**** Task inputs
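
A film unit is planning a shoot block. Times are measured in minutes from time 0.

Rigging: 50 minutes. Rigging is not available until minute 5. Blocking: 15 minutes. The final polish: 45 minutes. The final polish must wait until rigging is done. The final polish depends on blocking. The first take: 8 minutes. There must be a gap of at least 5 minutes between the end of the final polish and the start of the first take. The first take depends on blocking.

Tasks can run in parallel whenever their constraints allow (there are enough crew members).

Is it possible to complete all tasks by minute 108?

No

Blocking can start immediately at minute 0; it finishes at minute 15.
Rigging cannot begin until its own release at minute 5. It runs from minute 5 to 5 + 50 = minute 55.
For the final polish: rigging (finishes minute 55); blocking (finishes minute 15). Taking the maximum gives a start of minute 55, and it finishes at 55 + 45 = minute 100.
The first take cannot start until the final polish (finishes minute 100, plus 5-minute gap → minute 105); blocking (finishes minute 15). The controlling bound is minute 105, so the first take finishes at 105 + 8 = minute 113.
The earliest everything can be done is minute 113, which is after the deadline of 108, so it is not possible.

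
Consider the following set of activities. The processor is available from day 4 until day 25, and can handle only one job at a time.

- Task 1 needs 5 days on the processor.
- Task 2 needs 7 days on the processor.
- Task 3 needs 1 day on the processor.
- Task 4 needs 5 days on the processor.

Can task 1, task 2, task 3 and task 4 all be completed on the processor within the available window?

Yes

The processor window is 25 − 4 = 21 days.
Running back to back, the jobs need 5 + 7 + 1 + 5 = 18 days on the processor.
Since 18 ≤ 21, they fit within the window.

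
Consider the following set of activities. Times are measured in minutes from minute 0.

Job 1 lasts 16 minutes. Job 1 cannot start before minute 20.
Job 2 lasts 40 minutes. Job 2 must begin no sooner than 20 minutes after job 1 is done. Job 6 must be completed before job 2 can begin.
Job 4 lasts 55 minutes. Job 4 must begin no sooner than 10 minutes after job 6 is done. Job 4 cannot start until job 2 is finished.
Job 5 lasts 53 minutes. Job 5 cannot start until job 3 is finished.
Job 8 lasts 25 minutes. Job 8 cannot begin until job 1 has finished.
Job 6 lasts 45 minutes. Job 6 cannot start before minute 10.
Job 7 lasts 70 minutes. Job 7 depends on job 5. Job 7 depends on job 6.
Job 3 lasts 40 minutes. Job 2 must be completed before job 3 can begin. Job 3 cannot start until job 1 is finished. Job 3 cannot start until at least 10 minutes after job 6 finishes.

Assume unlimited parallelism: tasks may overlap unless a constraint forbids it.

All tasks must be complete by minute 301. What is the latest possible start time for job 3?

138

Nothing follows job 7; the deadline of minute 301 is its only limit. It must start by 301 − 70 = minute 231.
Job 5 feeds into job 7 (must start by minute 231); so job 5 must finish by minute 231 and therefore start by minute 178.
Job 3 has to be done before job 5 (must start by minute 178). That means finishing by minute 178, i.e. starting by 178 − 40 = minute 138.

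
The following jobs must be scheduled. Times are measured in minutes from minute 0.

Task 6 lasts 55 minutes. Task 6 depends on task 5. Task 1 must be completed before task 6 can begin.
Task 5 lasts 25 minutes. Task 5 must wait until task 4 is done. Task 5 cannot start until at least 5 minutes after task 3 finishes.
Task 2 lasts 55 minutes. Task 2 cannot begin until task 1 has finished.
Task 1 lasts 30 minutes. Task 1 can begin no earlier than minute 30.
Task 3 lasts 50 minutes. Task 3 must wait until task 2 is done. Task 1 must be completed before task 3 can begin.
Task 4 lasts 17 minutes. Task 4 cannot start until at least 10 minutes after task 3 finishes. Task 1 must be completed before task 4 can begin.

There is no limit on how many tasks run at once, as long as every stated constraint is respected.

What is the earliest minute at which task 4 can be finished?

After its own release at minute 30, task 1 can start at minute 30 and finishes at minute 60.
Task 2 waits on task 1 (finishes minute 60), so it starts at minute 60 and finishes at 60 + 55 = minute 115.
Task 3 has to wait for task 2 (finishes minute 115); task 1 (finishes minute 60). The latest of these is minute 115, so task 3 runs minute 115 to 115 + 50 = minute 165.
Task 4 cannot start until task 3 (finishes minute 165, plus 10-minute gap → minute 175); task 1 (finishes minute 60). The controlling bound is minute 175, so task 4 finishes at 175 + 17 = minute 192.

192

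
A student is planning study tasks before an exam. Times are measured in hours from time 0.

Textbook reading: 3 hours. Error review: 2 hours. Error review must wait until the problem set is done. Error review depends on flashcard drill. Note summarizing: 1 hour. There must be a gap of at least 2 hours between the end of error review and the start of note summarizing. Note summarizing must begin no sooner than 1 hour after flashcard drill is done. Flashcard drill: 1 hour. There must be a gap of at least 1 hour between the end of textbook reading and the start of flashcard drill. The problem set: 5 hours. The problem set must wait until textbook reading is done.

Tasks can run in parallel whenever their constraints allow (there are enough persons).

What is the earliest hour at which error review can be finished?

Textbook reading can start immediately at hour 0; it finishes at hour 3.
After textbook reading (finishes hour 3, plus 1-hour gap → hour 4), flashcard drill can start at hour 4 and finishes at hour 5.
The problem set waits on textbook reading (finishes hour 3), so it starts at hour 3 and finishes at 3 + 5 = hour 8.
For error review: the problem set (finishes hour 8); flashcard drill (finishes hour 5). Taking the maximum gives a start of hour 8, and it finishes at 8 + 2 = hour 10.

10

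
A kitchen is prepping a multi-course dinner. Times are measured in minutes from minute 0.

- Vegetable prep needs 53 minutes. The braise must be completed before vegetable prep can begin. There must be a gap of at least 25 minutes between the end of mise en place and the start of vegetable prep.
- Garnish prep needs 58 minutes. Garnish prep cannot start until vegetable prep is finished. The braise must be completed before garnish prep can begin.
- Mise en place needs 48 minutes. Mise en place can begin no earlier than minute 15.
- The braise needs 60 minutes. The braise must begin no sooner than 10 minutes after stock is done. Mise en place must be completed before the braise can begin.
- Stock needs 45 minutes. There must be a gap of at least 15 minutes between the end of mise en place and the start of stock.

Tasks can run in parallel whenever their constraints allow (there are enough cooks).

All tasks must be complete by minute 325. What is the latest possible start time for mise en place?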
********
| Exercise |
Give back the entries exactly, so that each line matches the original.

| Response for this exercise |
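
A film unit is planning a shoot block. Times are measured in minutes from time 0.

Rigging: 50 minutes. Rigging is not available until minute 5. Blocking: 15 minutes. The final polish: 45 minutes. The final polish must wait until rigging is done. The final polish depends on blocking. The first take: 8 minutes. There must be a gap of at least 5 minutes between the end of the final polish and the start of the first take. The first take depends on blocking.

Tasks can run in parallel whenever their constraints allow (there are enough crew members).

Is it possible to complete all tasks by minute 108?

No

Blocking can start immediately at minute 0; it finishes at minute 15.
Rigging cannot begin until its own release at minute 5. It runs from minute 5 to 5 + 50 = minute 55.
For the final polish: rigging (finishes minute 55); blocking (finishes minute 15). Taking the maximum gives a start of minute 55, and it finishes at 55 + 45 = minute 100.
The first take cannot start until the final polish (finishes minute 100, plus 5-minute gap → minute 105); blocking (finishes minute 15). The controlling bound is minute 105, so the first take finishes at 105 + 8 = minute 113.
The earliest everything can be done is minute 113, which is after the deadline of 108, so it is not possible.

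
Consider the following set of activities. The processor is available from day 4 until day 25, and can handle only one job at a time.

- Task 1 needs 5 days on the processor.
- Task 2 needs 7 days on the processor.
- Task 3 needs 1 day on the processor.
- Task 4 needs 5 days on the processor.

Can task 1, task 2, task 3 and task 4 all be completed on the processor within the available window?

Yes

The processor window is 25 − 4 = 21 days.
Running back to back, the jobs need 5 + 7 + 1 + 5 = 18 days on the processor.
Since 18 ≤ 21, they fit within the window.

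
Consider the following set of activities. Times are measured in minutes from minute 0.

Job 1 lasts 16 minutes. Job 1 cannot start before minute 20.
Job 2 lasts 40 minutes. Job 2 must begin no sooner than 20 minutes after job 1 is done. Job 6 must be completed before job 2 can begin.
Job 4 lasts 55 minutes. Job 4 must begin no sooner than 10 minutes after job 6 is done. Job 4 cannot start until job 2 is finished.
Job 5 lasts 53 minutes. Job 5 cannot start until job 3 is finished.
Job 8 lasts 25 minutes. Job 8 cannot begin until job 1 has finished.
Job 6 lasts 45 minutes. Job 6 cannot start before minute 10.
Job 7 lasts 70 minutes. Job 7 depends on job 5. Job 7 depends on job 6.
Job 3 lasts 40 minutes. Job 2 must be completed before job 3 can begin. Job 3 cannot start until job 1 is finished. Job 3 cannot start until at least 10 minutes after job 6 finishes.

Assume unlimited parallelism: tasks may overlap unless a constraint forbids it.

All tasks must be complete by minute 301. What is the latest possible start time for job 3?

138

Nothing follows job 7; the deadline of minute 301 is its only limit. It must start by 301 − 70 = minute 231.
Job 5 feeds into job 7 (must start by minute 231); so job 5 must finish by minute 231 and therefore start by minute 178.
Job 3 has to be done before job 5 (must start by minute 178). That means finishing by minute 178, i.e. starting by 178 − 40 = minute 138.

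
The following jobs must be scheduled. Times are measured in minutes from minute 0.

Task 6 lasts 55 minutes. Task 6 depends on task 5. Task 1 must be completed before task 6 can begin.
Task 5 lasts 25 minutes. Task 5 must wait until task 4 is done. Task 5 cannot start until at least 5 minutes after task 3 finishes.
Task 2 lasts 55 minutes. Task 2 cannot begin until task 1 has finished.
Task 1 lasts 30 minutes. Task 1 can begin no earlier than minute 30.
Task 3 lasts 50 minutes. Task 3 must wait until task 2 is done. Task 1 must be completed before task 3 can begin.
Task 4 lasts 17 minutes. Task 4 cannot start until at least 10 minutes after task 3 finishes. Task 1 must be completed before task 4 can begin.

There is no limit on how many tasks run at once, as long as every stated constraint is respected.

What is the earliest minute at which task 4 can be finished?

After its own release at minute 30, task 1 can start at minute 30 and finishes at minute 60.
Task 2 waits on task 1 (finishes minute 60), so it starts at minute 60 and finishes at 60 + 55 = minute 115.
Task 3 has to wait for task 2 (finishes minute 115); task 1 (finishes minute 60). The latest of these is minute 115, so task 3 runs minute 115 to 115 + 50 = minute 165.
Task 4 cannot start until task 3 (finishes minute 165, plus 10-minute gap → minute 175); task 1 (finishes minute 60). The controlling bound is minute 175, so task 4 finishes at 175 + 17 = minute 192.

192

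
A student is planning study tasks before an exam. Times are measured in hours from time 0.

Textbook reading: 3 hours. Error review: 2 hours. Error review must wait until the problem set is done. Error review depends on flashcard drill. Note summarizing: 1 hour. There must be a gap of at least 2 hours between the end of error review and the start of note summarizing. Note summarizing must begin no sooner than 1 hour after flashcard drill is done. Flashcard drill: 1 hour. There must be a gap of at least 1 hour between the end of textbook reading and the start of flashcard drill. The problem set: 5 hours. The problem set must wait until textbook reading is done.

Tasks can run in parallel whenever their constraints allow (there are enough persons).

What is the earliest hour at which error review can be finished?

Textbook reading can start immediately at hour 0; it finishes at hour 3.
After textbook reading (finishes hour 3, plus 1-hour gap → hour 4), flashcard drill can start at hour 4 and finishes at hour 5.
The problem set waits on textbook reading (finishes hour 3), so it starts at hour 3 and finishes at 3 + 5 = hour 8.
For error review: the problem set (finishes hour 8); flashcard drill (finishes hour 5). Taking the maximum gives a start of hour 8, and it finishes at 8 + 2 = hour 10.

10

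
A kitchen is prepping a multi-course dinner. Times are measured in minutes from minute 0.

- Vegetable prep needs 53 minutes. The braise must be completed before vegetable prep can begin. There must be a gap of at least 25 minutes between the end of mise en place and the start of vegetable prep.
- Garnish prep needs 58 minutes. Garnish prep cannot start until vegetable prep is finished. The braise must be completed before garnish prep can begin.
- Mise en place needs 48 minutes. Mise en place can begin no earlier than minute 15.
- The braise needs 60 minutes. The braise must begin no sooner than 10 minutes after stock is done. Mise en place must be completed before the braise can begin.
- Stock needs 45 minutes. There must be a gap of at least 15 minutes between the end of mise en place and the start of stock.

Tasks can run in parallel whenever their constraints allow (there are enough cooks).

All tasks must be complete by minute 325. What is the latest possible start time for mise en place?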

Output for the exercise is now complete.